■ **About this task**: If a line of the records contains the word "premium", list it.
☆ ☆ ☆ ☆ ☆ ☆ ☆
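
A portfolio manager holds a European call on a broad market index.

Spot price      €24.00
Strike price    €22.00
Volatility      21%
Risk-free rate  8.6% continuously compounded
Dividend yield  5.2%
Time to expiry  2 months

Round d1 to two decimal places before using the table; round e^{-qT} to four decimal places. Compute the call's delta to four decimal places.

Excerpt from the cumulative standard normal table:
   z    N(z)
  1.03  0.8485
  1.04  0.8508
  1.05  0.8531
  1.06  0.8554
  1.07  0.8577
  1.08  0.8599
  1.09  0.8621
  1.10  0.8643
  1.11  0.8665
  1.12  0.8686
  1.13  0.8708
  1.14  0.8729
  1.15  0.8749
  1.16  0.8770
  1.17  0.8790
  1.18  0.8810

σ√T = 0.21 × 0.4082 = 0.0857
d₁ = [ln(24/22) + (0.086 − 0.052 + 0.21²/2)·0.1667] / 0.0857 = [0.0870 + 0.0093] / 0.0857 = 1.1239 → 1.12
N(d₁) = N(1.12) = 0.8686
Δ_call = e^(−qT)·N(d₁) = 0.9914·0.8686 = 0.8611

0.8611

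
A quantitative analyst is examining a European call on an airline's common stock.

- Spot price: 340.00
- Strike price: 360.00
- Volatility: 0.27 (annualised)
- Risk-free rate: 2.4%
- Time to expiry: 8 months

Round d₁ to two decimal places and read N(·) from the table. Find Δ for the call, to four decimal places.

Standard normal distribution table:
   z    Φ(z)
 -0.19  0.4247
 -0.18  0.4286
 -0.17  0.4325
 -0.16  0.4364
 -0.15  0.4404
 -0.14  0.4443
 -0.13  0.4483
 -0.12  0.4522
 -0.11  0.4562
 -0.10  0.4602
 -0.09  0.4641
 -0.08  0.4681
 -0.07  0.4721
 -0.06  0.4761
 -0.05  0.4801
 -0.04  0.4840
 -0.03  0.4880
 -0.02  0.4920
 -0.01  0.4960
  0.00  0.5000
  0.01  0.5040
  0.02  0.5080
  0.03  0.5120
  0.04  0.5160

σ√T = 0.27 × 0.8165 = 0.2205
d₁ = [ln(340/360) + (0.024 + 0.27²/2)·0.6667] / 0.2205 = [-0.0572 + 0.0403] / 0.2205 = -0.0765 → -0.08
N(d₁) = N(-0.08) = 0.4681
Δ_call = N(d₁) = 0.4681

0.4681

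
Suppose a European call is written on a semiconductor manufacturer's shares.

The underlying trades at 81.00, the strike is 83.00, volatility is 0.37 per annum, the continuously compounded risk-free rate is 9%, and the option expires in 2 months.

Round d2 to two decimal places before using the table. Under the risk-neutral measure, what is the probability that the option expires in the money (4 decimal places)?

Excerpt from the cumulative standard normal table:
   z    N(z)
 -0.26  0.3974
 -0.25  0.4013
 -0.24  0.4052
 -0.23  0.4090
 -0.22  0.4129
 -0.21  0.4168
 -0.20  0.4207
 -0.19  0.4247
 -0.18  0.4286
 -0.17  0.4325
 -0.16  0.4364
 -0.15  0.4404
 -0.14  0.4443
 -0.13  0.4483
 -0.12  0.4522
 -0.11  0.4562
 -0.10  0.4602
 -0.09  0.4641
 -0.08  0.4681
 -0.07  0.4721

σ√T = 0.37 × 0.4082 = 0.1511
d₁ = [ln(81/83) + (0.09 + 0.37²/2)·0.1667] / 0.1511 = [-0.0244 + 0.0264] / 0.1511 = 0.0134 → 0.01
d₂ = d₁ − σ√T = 0.0134 − 0.1511 = -0.1377 → -0.14
Pr(exercise) under Q = N(d₂) = 0.4443

0.4443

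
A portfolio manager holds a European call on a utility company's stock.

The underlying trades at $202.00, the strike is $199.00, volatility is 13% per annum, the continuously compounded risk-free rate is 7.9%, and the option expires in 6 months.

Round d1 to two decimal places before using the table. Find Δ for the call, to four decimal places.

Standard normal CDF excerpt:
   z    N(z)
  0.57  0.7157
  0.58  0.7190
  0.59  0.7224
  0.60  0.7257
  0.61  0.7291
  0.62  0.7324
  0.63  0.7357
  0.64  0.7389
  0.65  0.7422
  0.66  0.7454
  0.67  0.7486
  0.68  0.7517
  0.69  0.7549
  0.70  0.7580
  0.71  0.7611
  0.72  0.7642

0.7389

T = 0.5;  σ√T = 0.0919
ln(S/K) + (r + σ²/2)T = ln(202/199) + (0.079 + 0.13²/2)·0.5 = 0.0150 + 0.0437 = 0.0587
d₁ = 0.0587 / 0.0919 = 0.6384 → 0.64
N(d₁) = N(0.64) = 0.7389
Δ_call = N(d₁) = 0.7389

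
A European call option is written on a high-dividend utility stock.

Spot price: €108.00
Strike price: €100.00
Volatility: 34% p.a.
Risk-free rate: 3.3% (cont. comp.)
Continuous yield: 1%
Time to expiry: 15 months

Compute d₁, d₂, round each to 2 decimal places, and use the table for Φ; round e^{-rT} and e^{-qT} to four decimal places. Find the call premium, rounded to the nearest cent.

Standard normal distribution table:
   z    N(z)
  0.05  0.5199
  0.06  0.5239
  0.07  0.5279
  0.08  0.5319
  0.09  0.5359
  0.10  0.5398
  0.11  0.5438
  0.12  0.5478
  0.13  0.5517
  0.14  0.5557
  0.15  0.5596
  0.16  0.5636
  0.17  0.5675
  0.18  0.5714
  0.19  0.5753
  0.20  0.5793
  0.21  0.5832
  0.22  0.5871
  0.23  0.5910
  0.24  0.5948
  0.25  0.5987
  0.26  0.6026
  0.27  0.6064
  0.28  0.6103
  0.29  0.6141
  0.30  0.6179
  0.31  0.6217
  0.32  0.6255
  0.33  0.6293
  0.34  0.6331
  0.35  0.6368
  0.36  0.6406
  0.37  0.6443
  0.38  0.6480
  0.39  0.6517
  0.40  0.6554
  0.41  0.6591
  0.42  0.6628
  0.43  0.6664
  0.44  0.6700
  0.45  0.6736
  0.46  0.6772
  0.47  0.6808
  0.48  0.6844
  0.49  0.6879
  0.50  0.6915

σ√T = 0.34·√1.25 = 0.3801
ln(S/K) + (r − q + σ²/2)T = ln(108/100) + (0.033 − 0.01 + 0.34²/2)·1.25 = 0.0770 + 0.1010 = 0.1780
d₁ = 0.1780 / 0.3801 = 0.4682 ⇒ 0.47
d₂ = d₁ − σ√T = 0.4682 − 0.3801 = 0.0880 ⇒ 0.09
exp(−qT) = exp(−0.01·1.25) = 0.9876;  exp(−rT) = exp(−0.033·1.25) = 0.9596
C = 108·0.9876·N(0.47) − 100·0.9596·N(0.09) = 108·0.9876·0.6808 − 100·0.9596·0.5359 = 72.6147 − 51.4250 = 21.1897

€21.19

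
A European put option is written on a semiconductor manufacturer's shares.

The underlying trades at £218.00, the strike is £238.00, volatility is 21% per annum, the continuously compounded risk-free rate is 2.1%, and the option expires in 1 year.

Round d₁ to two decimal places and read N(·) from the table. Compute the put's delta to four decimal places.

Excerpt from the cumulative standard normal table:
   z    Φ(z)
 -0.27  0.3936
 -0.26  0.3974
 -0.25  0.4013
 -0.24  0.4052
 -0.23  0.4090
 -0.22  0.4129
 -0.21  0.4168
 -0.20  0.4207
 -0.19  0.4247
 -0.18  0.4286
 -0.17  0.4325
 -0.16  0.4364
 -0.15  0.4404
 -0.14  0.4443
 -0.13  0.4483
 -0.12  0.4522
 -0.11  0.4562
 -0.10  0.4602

-0.5832

σ√T = 0.21 × 1.0000 = 0.2100
d₁ = [ln(218/238) + (0.021 + ½·0.21²)·1] / (σ√T) = (-0.0878 + 0.0430) / 0.2100 = -0.2130 ≈ -0.21
N(d₁) = N(-0.21) = 0.4168
Δ_put = N(d₁) − 1 = 0.4168 − 1 = -0.5832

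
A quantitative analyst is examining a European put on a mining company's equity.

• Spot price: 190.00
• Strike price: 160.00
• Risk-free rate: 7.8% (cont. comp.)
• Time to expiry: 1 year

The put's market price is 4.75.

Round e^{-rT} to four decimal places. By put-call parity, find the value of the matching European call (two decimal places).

46.75

exp(−rT) = exp(−0.078·1) = 0.9250
Put-call parity: C − P = S − K·e^(−rT) = 190 − 160·0.9250 = 190 − 148.0000 = 42.0000
C = P + (C − P) = 4.75 + (42.0000) = 46.7500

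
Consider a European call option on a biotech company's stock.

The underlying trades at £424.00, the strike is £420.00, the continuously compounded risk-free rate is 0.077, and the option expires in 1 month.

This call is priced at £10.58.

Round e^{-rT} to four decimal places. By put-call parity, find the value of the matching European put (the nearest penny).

exp(−rT) = exp(−0.077·0.08333) = 0.9936
Put-call parity: C − P = S − K·e^(−rT) = 424 − 420·0.9936 = 424 − 417.3120 = 6.6880
P = C − (C − P) = 10.58 − (6.6880) = 3.8920

£3.89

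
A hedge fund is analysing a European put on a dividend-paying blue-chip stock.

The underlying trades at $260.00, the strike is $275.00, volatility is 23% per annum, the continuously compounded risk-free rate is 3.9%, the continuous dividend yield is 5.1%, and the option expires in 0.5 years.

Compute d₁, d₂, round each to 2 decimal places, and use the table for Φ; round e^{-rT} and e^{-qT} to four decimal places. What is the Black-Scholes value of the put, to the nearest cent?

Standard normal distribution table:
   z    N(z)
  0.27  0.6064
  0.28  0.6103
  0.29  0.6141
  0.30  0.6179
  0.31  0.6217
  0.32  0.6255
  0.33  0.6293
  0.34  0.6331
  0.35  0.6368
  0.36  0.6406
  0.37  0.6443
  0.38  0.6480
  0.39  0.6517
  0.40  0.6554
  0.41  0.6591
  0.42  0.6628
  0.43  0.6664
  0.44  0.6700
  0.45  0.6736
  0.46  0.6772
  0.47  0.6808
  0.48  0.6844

σ√T = 0.23 × 0.7071 = 0.1626
d₁ = [ln(260/275) + (0.039 − 0.051 + 0.23²/2)·0.5] / 0.1626 = [-0.0561 + 0.0072] / 0.1626 = -0.3005 ≈ -0.30
d₂ = d₁ − σ√T = -0.3005 − 0.1626 = -0.4631 ≈ -0.46
exp(−qT) = exp(−0.051·0.5) = 0.9748;  exp(−rT) = exp(−0.039·0.5) = 0.9807
N(−d₂) = N(0.46) = 0.6772;  N(−d₁) = N(0.30) = 0.6179
P = 275·0.9807·0.6772 − 260·0.9748·0.6179 = 182.6358 − 156.6055 = 26.0302

$26.03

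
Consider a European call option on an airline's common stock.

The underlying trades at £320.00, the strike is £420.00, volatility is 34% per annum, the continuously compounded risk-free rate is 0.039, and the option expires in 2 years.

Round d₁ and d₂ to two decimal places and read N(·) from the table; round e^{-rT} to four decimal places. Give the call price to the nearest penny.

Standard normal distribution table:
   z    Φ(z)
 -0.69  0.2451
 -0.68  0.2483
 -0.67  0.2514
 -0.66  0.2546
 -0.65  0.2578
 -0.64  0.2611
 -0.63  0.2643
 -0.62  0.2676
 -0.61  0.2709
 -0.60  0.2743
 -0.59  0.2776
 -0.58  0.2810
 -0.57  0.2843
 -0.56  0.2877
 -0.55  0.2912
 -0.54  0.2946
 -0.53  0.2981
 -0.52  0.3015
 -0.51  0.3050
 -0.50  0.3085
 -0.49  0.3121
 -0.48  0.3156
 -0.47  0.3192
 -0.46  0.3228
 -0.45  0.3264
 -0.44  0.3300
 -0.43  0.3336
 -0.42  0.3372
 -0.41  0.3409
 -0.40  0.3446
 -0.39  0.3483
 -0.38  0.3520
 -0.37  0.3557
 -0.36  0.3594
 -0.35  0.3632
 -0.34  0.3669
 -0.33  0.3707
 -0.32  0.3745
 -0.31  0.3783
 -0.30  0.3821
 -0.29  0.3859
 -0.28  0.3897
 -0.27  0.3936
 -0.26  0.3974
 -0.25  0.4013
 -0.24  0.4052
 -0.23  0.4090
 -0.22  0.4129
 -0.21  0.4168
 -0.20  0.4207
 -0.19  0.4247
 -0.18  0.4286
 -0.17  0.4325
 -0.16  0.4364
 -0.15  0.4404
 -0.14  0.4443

£38.21

T = 2;  σ√T = 0.4808
d₁ = [ln(320/420) + (0.039 + 0.34²/2)·2] / 0.4808 = [-0.2719 + 0.1936] / 0.4808 = -0.1629 ≈ -0.16
d₂ = d₁ − σ√T = -0.1629 − 0.4808 = -0.6437 ≈ -0.64
e^(−rT) = e^(−0.039·2) = 0.9250
C = 320·N(-0.16) − 420·0.9250·N(-0.64) = 320·0.4364 − 420·0.9250·0.2611 = 139.6480 − 101.4373 = 38.2107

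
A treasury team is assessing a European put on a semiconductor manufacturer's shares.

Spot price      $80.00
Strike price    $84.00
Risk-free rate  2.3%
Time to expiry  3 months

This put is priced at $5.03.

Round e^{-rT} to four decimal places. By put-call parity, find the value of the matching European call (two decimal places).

$1.51

exp(−rT) = exp(−0.023·0.25) = 0.9943
Put-call parity: C − P = S − K·e^(−rT) = 80 − 84·0.9943 = 80 − 83.5212 = -3.5212
C = P + (C − P) = 5.03 + (-3.5212) = 1.5088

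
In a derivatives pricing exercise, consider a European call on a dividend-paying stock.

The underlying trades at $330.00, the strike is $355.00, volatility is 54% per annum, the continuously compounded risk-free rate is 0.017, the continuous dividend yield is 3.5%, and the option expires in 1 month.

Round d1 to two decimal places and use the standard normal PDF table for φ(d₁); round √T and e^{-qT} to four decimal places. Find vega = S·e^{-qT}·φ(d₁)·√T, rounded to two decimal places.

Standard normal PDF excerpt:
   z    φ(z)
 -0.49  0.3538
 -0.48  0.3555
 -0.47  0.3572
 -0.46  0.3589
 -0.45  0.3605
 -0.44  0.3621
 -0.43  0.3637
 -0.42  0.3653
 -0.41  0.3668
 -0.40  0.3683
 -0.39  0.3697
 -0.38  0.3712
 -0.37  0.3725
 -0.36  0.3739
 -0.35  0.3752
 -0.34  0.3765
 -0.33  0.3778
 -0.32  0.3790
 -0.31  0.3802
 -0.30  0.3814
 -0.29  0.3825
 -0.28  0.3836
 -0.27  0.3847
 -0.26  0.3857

34.99

σ√T = 0.54·√0.08333 = 0.1559
d₁ = [ln(330/355) + (0.017 − 0.035 + 0.54²/2)·0.08333] / 0.1559 = [-0.0730 + 0.0107] / 0.1559 = -0.4001 ⇒ -0.40
√T = √0.08333 = 0.2887
φ(d₁) = φ(-0.40) = 0.3683
e^(−qT) = e^(−0.035·0.08333) = 0.9971
vega = S·e^(−qT)·φ(d₁)·√T = 330·0.9971·0.3683·0.2887 = 34.9866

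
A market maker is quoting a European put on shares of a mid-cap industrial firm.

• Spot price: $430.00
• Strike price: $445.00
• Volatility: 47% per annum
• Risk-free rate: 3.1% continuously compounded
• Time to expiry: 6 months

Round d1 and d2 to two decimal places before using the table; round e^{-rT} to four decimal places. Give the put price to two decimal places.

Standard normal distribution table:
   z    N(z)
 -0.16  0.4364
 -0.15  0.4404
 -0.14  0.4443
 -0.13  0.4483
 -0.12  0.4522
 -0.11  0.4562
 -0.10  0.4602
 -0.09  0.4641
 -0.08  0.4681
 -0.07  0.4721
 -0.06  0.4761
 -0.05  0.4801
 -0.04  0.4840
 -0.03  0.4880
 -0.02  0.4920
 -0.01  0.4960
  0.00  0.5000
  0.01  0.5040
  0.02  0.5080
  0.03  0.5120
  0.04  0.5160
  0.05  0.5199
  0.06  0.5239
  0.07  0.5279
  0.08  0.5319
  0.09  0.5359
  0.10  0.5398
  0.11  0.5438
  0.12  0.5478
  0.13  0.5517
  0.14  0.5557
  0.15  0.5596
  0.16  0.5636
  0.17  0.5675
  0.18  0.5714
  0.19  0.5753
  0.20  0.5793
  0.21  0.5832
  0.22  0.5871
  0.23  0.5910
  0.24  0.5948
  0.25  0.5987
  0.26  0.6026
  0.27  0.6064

σ√T = 0.47 × 0.7071 = 0.3323
d₁ = [ln(430/445) + (0.031 + 0.47²/2)·0.5] / 0.3323 = [-0.0343 + 0.0707] / 0.3323 = 0.1096 which rounds to 0.11
d₂ = d₁ − σ√T = 0.1096 − 0.3323 = -0.2227 which rounds to -0.22
e^(−rT) = e^(−0.031·0.5) = 0.9846
N(−d₂) = N(0.22) = 0.5871;  N(−d₁) = N(-0.11) = 0.4562
P = 445·0.9846·0.5871 − 430·0.4562 = 257.2361 − 196.1660 = 61.0701

$61.07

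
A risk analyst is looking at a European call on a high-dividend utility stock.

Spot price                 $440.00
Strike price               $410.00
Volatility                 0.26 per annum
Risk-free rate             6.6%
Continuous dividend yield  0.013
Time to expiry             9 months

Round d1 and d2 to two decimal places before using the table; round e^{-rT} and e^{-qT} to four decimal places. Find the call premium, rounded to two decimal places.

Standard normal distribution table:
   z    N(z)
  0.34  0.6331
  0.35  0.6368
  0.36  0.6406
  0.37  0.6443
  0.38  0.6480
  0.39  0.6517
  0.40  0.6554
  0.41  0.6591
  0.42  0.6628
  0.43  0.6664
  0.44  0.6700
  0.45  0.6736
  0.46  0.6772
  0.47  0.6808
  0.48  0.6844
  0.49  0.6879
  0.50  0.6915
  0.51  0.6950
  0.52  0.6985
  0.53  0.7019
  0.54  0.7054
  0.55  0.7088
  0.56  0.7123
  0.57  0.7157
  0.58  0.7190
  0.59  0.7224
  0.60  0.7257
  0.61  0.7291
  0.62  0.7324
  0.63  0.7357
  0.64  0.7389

$63.36

T = 0.75;  σ√T = 0.2252
d₁ = [ln(440/410) + (0.066 − 0.013 + ½·0.26²)·0.75] / (σ√T) = (0.0706 + 0.0651) / 0.2252 = 0.6027 ⇒ 0.60
d₂ = 0.6027 − 0.2252 = 0.3776 ⇒ 0.38
e^(−qT) = e^(−0.013·0.75) = 0.9903;  e^(−rT) = e^(−0.066·0.75) = 0.9517
N(d₁) = N(0.60) = 0.7257;  N(d₂) = N(0.38) = 0.6480
C = 440·0.9903·0.7257 − 410·0.9517·0.6480 = 316.2107 − 252.8477 = 63.3631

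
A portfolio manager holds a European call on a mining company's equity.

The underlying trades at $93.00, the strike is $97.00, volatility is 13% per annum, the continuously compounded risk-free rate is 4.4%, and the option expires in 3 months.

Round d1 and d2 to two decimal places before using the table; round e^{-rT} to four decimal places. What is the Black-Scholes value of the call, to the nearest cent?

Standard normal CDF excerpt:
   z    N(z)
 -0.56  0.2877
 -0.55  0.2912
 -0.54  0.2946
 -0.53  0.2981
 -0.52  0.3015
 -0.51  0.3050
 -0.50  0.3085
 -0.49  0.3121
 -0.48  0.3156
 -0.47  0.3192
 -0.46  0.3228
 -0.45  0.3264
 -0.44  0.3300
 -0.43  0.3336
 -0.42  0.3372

$1.09

σ√T = 0.13 × 0.5000 = 0.0650
d₁ = [ln(93/97) + (0.044 + 0.13²/2)·0.25] / 0.0650 = [-0.0421 + 0.0131] / 0.0650 = -0.4461 which rounds to -0.45
d₂ = d₁ − σ√T = -0.4461 − 0.0650 = -0.5111 which rounds to -0.51
e^(−rT) = e^(−0.044·0.25) = 0.9891
C = 93·N(-0.45) − 97·0.9891·N(-0.51) = 93·0.3264 − 97·0.9891·0.3050 = 30.3552 − 29.2625 = 1.0927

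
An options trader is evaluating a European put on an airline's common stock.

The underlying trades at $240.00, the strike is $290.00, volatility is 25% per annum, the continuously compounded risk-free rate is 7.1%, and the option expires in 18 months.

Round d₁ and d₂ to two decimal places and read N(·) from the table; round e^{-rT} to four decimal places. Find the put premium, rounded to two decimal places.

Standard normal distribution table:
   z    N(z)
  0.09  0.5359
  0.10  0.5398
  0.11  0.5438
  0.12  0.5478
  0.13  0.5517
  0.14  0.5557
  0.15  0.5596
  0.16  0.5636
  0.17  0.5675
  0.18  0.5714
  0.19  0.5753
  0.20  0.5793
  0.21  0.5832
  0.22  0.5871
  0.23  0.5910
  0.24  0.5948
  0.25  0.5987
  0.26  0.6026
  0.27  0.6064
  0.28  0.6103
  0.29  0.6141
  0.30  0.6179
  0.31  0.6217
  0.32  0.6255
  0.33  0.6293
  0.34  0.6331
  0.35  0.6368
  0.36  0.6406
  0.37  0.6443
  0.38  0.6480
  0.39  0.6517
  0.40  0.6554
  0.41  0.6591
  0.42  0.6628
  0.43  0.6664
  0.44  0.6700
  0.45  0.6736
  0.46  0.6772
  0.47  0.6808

$41.33

σ√T = 0.25·√1.5 = 0.3062
d₁ = [ln(240/290) + (0.071 + ½·0.25²)·1.5] / (σ√T) = (-0.1892 + 0.1534) / 0.3062 = -0.1171 which rounds to -0.12
d₂ = -0.1171 − 0.3062 = -0.4233 which rounds to -0.42
exp(−rT) = exp(−0.071·1.5) = 0.8990
N(−d₂) = N(0.42) = 0.6628;  N(−d₁) = N(0.12) = 0.5478
P = 290·0.8990·0.6628 − 240·0.5478 = 172.7986 − 131.4720 = 41.3266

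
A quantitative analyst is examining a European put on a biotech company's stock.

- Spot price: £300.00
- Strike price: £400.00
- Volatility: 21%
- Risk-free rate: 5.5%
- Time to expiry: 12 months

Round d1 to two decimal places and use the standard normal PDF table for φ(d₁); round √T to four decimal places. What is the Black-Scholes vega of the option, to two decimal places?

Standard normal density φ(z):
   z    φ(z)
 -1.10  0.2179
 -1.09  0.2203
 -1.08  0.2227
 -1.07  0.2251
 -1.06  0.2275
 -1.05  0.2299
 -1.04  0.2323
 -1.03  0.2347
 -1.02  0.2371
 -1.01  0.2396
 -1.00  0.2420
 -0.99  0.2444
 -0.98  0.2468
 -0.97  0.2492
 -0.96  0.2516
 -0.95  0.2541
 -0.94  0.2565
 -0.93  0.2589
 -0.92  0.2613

72.60

σ√T = 0.21·√1 = 0.2100
d₁ = [ln(300/400) + (0.055 + 0.21²/2)·1] / 0.2100 = [-0.2877 + 0.0770] / 0.2100 = -1.0030 ≈ -1.00
√T = √1 = 1.0000
φ(d₁) = φ(-1.00) = 0.2420
vega = S·φ(d₁)·√T = 300·0.2420·1.0000 = 72.6000
(Vega is the same for a European call and put with the same parameters.)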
☆ ☆ ☆ ☆ ☆ ☆ ☆
■ **Answer for the task**:
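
Compute d₁, d₂, round each to 2 decimal places, and use the table for Φ; round e^{-rT} and e^{-qT} to four decimal places. Find the call premium, rounded to the nearest cent.
Round d1 and d2 to two decimal places before using the table; round e^{-rT} and e^{-qT} to four decimal places. Find the call premium, rounded to two decimal places.
Round d₁ and d₂ to two decimal places and read N(·) from the table; round e^{-rT} to four decimal places. Find the put premium, rounded to two decimal places.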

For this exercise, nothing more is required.